__TASK INSTRUCTIONS__
The response must reproduce every record below without alteration.

::: INFORMATION GIVEN

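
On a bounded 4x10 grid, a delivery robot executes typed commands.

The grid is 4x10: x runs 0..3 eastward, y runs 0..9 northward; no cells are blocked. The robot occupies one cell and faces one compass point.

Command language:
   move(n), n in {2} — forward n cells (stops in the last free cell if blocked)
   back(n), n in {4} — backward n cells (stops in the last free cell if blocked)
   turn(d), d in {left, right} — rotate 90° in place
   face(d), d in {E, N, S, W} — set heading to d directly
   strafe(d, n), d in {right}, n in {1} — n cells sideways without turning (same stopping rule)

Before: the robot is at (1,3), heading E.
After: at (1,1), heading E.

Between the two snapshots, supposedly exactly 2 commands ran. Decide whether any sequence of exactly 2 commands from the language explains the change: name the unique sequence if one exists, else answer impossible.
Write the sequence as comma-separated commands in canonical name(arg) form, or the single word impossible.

key: heading stays E — no command in the sequence turns
from: at (1,3), heading E
[1] after strafe(right, 1): at (1,2), heading E
[2] after strafe(right, 1): at (1,1), heading E
uniquely the one of 81 2-step routes that fits.

strafe(right, 1), strafe(right, 1)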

::::::

__RESULT BELOW__
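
On a bounded 4x10 grid, a delivery robot executes typed commands.

The grid is 4x10: x runs 0..3 eastward, y runs 0..9 northward; no cells are blocked. The robot occupies one cell and faces one compass point.

Command language:
   move(n), n in {2} — forward n cells (stops in the last free cell if blocked)
   back(n), n in {4} — backward n cells (stops in the last free cell if blocked)
   turn(d), d in {left, right} — rotate 90° in place
   face(d), d in {E, N, S, W} — set heading to d directly
   strafe(d, n), d in {right}, n in {1} — n cells sideways without turning (same stopping rule)

Before: the robot is at (1,3), heading E.
After: at (1,1), heading E.

Between the two snapshots, supposedly exactly 2 commands ran. Decide whether any sequence of exactly 2 commands from the language explains the change: name the unique sequence if one exists, else answer impossible.
Write the sequence as comma-separated commands in canonical name(arg) form, or the single word impossible.

key: heading stays E — no command in the sequence turns
from: at (1,3), heading E
[1] after strafe(right, 1): at (1,2), heading E
[2] after strafe(right, 1): at (1,1), heading E
uniquely the one of 81 2-step routes that fits.

strafe(right, 1), strafe(right, 1)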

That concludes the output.